• TASK: Print the listing below once more, unchanged.
------------------------------------------------------------------------
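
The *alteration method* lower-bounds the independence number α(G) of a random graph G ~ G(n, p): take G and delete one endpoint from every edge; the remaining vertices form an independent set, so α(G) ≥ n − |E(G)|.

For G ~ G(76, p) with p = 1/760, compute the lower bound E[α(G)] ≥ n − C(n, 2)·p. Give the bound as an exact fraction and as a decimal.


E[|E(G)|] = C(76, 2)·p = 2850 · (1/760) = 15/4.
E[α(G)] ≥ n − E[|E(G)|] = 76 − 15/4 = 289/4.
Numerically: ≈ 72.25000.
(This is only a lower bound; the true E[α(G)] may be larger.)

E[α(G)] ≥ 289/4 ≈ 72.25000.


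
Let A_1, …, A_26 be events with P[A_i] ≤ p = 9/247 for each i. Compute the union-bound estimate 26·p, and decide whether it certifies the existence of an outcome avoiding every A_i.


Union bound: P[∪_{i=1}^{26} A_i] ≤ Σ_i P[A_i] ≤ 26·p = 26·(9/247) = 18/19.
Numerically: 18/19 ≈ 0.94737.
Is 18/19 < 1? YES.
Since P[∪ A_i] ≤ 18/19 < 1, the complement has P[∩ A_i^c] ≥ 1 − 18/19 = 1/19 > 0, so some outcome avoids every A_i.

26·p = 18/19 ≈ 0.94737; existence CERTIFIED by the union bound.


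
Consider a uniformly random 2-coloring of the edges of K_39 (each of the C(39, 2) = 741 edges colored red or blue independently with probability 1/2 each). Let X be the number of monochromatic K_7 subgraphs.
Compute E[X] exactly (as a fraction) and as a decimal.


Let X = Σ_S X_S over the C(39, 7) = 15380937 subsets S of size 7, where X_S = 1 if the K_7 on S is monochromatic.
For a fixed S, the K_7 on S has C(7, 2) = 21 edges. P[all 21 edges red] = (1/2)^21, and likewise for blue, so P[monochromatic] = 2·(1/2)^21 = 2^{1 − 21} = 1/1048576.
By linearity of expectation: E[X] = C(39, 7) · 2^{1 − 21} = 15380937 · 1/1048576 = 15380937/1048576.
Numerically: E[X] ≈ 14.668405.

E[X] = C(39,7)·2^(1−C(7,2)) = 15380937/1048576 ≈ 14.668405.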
------------------------------------------------------------------------
• SOLVED EXERCISE:
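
The *alteration method* lower-bounds the independence number α(G) of a random graph G ~ G(n, p): take G and delete one endpoint from every edge; the remaining vertices form an independent set, so α(G) ≥ n − |E(G)|.

For G ~ G(76, p) with p = 1/760, compute the lower bound E[α(G)] ≥ n − C(n, 2)·p. Give the bound as an exact fraction and as a decimal.


E[|E(G)|] = C(76, 2)·p = 2850 · (1/760) = 15/4.
E[α(G)] ≥ n − E[|E(G)|] = 76 − 15/4 = 289/4.
Numerically: ≈ 72.25000.
(This is only a lower bound; the true E[α(G)] may be larger.)

E[α(G)] ≥ 289/4 ≈ 72.25000.


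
Let A_1, …, A_26 be events with P[A_i] ≤ p = 9/247 for each i. Compute the union-bound estimate 26·p, and decide whether it certifies the existence of an outcome avoiding every A_i.


Union bound: P[∪_{i=1}^{26} A_i] ≤ Σ_i P[A_i] ≤ 26·p = 26·(9/247) = 18/19.
Numerically: 18/19 ≈ 0.94737.
Is 18/19 < 1? YES.
Since P[∪ A_i] ≤ 18/19 < 1, the complement has P[∩ A_i^c] ≥ 1 − 18/19 = 1/19 > 0, so some outcome avoids every A_i.

26·p = 18/19 ≈ 0.94737; existence CERTIFIED by the union bound.


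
Consider a uniformly random 2-coloring of the edges of K_39 (each of the C(39, 2) = 741 edges colored red or blue independently with probability 1/2 each). Let X be the number of monochromatic K_7 subgraphs.
Compute E[X] exactly (as a fraction) and as a decimal.


Let X = Σ_S X_S over the C(39, 7) = 15380937 subsets S of size 7, where X_S = 1 if the K_7 on S is monochromatic.
For a fixed S, the K_7 on S has C(7, 2) = 21 edges. P[all 21 edges red] = (1/2)^21, and likewise for blue, so P[monochromatic] = 2·(1/2)^21 = 2^{1 − 21} = 1/1048576.
By linearity of expectation: E[X] = C(39, 7) · 2^{1 − 21} = 15380937 · 1/1048576 = 15380937/1048576.
Numerically: E[X] ≈ 14.668405.

E[X] = C(39,7)·2^(1−C(7,2)) = 15380937/1048576 ≈ 14.668405.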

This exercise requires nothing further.